▸ **What is expected**: Below are some records; quote exactly the lines from the one that contains "An anxiety scale" through the one that contains "For a social-desirability", inclusive, and no others.

══════════

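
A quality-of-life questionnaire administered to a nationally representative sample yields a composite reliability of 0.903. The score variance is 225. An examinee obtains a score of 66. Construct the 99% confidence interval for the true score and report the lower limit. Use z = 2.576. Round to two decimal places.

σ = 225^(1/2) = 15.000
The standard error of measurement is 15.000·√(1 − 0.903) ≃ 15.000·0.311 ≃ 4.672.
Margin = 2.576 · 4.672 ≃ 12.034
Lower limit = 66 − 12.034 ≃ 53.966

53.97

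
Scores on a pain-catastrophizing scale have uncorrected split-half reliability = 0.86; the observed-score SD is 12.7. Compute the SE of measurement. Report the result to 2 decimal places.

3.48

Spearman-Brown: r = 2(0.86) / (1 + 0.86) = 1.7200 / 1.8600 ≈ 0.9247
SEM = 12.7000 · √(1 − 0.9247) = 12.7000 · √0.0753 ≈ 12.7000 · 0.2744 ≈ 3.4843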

══════════

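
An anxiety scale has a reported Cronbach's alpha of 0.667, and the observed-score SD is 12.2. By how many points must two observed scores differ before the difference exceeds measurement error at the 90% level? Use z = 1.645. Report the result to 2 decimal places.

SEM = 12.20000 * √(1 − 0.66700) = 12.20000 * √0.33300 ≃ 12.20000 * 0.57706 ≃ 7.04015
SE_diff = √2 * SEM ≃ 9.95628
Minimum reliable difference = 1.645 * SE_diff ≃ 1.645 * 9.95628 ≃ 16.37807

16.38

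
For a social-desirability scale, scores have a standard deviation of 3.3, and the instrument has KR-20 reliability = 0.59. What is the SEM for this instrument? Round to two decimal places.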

══════════

▸ **Your response**:
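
An anxiety scale has a reported Cronbach's alpha of 0.667, and the observed-score SD is 12.2. By how many points must two observed scores differ before the difference exceeds measurement error at the 90% level? Use z = 1.645. Report the result to 2 decimal places.

SEM = 12.20000 * √(1 − 0.66700) = 12.20000 * √0.33300 ≃ 12.20000 * 0.57706 ≃ 7.04015
SE_diff = √2 * SEM ≃ 9.95628
Minimum reliable difference = 1.645 * SE_diff ≃ 1.645 * 9.95628 ≃ 16.37807

16.38

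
For a social-desirability scale, scores have a standard deviation of 3.3, and the instrument has KR-20 reliability = 0.59. What is the SEM for this instrument? Round to two decimal places.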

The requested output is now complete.